Data for review:

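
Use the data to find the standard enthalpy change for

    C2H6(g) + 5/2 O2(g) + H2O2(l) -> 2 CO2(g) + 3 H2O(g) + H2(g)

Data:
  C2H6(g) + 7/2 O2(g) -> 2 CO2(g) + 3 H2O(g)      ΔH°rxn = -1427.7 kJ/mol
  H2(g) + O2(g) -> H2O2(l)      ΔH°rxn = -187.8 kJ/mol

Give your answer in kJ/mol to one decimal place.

equation 1 as written (C2H6(g) already on the reactant side): -1427.7 kJ/mol
equation 2 reversed (reverse to put H2O2(l) on the reactant side): +187.8 kJ/mol
ΔH°rxn = (1)·(-1427.7) + (-1)·(-187.8) = -1239.9 kJ/mol

ΔH°rxn = -1239.9 kJ/mol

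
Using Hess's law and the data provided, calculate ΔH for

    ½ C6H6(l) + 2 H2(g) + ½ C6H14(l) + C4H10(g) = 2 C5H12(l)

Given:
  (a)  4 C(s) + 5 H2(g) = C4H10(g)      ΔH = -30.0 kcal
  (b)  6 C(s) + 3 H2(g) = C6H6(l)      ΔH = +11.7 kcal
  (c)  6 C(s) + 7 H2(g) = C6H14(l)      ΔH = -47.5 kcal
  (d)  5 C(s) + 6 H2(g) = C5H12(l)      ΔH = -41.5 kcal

ΔH = -35.1 kcal

(a) reversed: +30.0 kcal
(b) reversed and × 1/2: (-1/2)·(+11.7) = -5.85 kcal
(c) reversed and × 1/2: (-1/2)·(-47.5) = +23.75 kcal
(d) × 2: (2)·(-41.5) = -83.0 kcal
ΔH = (+30.0) + (-5.85) + (+23.75) + (-83.0) = -35.1 kcal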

Instructions for the task: Using the entries above, repeat only the lines from the one containing "C2H6(g) + 5/2" through the one containing "H2(g) + O2(g)", end lines included.

Reply:
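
    C2H6(g) + 5/2 O2(g) + H2O2(l) -> 2 CO2(g) + 3 H2O(g) + H2(g)

Data:
  C2H6(g) + 7/2 O2(g) -> 2 CO2(g) + 3 H2O(g)      ΔH°rxn = -1427.7 kJ/mol
  H2(g) + O2(g) -> H2O2(l)      ΔH°rxn = -187.8 kJ/mol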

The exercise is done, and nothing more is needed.